To do:
Your task is to copy every line below that contains the word "gradient".

Extracted data:
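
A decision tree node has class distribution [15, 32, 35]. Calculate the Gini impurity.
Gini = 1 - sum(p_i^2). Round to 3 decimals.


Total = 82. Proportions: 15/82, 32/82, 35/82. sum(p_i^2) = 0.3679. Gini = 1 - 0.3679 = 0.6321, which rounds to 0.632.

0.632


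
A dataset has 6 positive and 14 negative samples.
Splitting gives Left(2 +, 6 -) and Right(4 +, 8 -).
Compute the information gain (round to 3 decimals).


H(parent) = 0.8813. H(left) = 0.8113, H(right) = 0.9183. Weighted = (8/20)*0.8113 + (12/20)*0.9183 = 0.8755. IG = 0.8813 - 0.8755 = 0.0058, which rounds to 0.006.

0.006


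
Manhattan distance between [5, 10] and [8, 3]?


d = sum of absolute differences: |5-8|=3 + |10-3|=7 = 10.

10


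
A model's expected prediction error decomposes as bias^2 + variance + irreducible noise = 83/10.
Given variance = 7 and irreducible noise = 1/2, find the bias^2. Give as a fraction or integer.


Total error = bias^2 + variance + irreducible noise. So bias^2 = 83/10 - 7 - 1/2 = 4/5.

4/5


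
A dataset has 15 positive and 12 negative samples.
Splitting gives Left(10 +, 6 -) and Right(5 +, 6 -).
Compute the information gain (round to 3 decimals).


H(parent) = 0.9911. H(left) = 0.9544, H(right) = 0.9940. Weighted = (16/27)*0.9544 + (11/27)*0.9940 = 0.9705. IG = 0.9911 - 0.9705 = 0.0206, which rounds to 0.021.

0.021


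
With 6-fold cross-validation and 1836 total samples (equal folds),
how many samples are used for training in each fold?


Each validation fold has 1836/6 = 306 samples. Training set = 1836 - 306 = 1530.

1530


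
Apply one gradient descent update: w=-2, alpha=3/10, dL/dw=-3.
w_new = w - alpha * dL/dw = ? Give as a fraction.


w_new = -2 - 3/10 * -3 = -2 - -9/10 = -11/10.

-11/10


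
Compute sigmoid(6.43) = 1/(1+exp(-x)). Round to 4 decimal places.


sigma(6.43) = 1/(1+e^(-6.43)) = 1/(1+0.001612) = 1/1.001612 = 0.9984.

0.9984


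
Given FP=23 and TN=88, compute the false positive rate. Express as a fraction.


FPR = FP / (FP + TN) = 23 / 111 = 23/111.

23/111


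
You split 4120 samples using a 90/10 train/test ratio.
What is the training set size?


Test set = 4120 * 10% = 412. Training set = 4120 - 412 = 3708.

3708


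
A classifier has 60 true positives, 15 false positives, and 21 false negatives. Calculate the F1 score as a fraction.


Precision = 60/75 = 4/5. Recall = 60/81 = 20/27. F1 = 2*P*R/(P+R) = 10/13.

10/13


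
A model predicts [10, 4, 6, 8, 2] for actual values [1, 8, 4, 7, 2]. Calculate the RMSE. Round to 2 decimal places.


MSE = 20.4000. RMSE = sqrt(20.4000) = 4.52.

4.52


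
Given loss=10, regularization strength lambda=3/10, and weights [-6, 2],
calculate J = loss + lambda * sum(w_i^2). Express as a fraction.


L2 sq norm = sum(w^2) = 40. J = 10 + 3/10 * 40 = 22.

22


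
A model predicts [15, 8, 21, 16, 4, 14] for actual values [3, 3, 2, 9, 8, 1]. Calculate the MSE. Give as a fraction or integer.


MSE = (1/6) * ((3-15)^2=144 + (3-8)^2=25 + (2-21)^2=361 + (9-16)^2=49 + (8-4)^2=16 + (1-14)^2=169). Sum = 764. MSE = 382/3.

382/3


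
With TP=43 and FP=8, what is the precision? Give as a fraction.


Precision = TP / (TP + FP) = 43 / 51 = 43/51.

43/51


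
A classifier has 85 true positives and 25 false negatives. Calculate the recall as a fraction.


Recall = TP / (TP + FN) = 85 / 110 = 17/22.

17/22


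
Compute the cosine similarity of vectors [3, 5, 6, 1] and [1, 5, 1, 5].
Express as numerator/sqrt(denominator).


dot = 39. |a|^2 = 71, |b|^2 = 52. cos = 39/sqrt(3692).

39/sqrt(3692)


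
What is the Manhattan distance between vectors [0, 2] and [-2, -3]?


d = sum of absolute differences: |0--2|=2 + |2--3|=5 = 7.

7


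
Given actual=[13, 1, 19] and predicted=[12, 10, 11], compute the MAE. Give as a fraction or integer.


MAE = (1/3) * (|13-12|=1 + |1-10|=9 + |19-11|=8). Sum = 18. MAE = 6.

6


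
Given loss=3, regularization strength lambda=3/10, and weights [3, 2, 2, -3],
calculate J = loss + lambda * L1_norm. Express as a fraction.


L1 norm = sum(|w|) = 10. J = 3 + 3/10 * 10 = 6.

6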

...

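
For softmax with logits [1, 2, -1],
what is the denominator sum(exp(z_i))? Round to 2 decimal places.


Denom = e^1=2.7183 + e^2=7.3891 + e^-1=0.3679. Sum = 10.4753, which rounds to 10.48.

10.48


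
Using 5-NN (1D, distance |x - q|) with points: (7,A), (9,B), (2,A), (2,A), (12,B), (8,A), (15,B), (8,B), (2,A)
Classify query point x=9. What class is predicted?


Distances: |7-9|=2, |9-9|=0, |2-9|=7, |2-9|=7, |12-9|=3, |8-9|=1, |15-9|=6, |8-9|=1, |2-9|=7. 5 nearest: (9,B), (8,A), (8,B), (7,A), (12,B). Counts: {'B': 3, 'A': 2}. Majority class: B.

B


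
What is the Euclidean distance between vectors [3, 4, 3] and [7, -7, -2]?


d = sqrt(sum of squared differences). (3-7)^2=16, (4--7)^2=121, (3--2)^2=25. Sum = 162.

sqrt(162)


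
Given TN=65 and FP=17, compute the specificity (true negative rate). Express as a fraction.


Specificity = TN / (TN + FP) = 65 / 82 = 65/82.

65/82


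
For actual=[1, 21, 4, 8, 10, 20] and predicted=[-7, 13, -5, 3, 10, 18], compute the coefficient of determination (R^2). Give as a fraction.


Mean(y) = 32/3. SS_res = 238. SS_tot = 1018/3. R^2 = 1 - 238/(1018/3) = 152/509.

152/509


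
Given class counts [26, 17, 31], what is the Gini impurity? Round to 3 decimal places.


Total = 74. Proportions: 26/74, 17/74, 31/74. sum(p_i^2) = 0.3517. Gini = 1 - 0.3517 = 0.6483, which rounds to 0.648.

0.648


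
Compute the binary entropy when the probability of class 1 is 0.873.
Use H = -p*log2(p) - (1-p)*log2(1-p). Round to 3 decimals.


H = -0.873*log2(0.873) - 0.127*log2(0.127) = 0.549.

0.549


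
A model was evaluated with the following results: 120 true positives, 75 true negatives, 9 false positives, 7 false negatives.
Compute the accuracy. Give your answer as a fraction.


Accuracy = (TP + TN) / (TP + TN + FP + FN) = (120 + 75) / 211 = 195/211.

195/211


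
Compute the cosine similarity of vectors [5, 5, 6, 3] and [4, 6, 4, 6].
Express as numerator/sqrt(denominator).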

---

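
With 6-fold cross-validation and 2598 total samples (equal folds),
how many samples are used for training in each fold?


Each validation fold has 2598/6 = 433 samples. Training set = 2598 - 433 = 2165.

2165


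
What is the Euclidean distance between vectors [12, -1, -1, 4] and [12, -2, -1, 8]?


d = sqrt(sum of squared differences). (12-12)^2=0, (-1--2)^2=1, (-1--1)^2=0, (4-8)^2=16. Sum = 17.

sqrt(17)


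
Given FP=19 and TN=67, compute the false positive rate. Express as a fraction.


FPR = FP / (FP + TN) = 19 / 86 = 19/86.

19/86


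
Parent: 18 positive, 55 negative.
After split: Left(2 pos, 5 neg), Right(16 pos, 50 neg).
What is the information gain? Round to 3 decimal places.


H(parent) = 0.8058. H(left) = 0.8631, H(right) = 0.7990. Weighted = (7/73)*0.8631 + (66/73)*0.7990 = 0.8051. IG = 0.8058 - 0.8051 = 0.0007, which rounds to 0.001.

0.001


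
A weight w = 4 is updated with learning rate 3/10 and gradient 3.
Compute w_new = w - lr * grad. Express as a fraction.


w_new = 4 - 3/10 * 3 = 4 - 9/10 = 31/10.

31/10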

Solution to this exercise:
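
Apply one gradient descent update: w=-2, alpha=3/10, dL/dw=-3.
A weight w = 4 is updated with learning rate 3/10 and gradient 3.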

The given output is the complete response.